═════ Exercise input

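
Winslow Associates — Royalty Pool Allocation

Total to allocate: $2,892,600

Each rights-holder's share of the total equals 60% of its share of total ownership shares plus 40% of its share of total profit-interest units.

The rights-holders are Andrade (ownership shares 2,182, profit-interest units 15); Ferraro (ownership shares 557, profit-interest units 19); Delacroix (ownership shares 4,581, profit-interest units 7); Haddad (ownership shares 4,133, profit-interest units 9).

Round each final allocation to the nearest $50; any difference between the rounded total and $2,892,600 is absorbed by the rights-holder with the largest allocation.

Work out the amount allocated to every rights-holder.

Totals — ownership shares 11,453, profit-interest units 50.
Blended shares (60% ownership shares + 40% profit-interest units): Andrade 0.2343; Ferraro 0.1812; Delacroix 0.2960; Haddad 0.2885.
Raw shares: Andrade 677,767.02; Ferraro 524,081.64; Delacroix 856,179.29; Haddad 834,572.05.
Rounded to nearest $50: Andrade $677,750; Ferraro $524,100; Delacroix $856,200; Haddad $834,550. Sum = $2,892,600.
Sum already equals the total — no adjustment.

Andrade: $677,750 | Ferraro: $524,100 | Delacroix: $856,200 | Haddad: $834,550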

══════════

■ **Assignment**: With the line containing "Round each final" as the first and the last line above as the final one, copy those lines exactly and no others.

■ **Finished task**:
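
Round each final allocation to the nearest $50; any difference between the rounded total and $2,892,600 is absorbed by the rights-holder with the largest allocation.

Work out the amount allocated to every rights-holder.

Totals — ownership shares 11,453, profit-interest units 50.
Blended shares (60% ownership shares + 40% profit-interest units): Andrade 0.2343; Ferraro 0.1812; Delacroix 0.2960; Haddad 0.2885.
Raw shares: Andrade 677,767.02; Ferraro 524,081.64; Delacroix 856,179.29; Haddad 834,572.05.
Rounded to nearest $50: Andrade $677,750; Ferraro $524,100; Delacroix $856,200; Haddad $834,550. Sum = $2,892,600.
Sum already equals the total — no adjustment.

Andrade: $677,750 | Ferraro: $524,100 | Delacroix: $856,200 | Haddad: $834,550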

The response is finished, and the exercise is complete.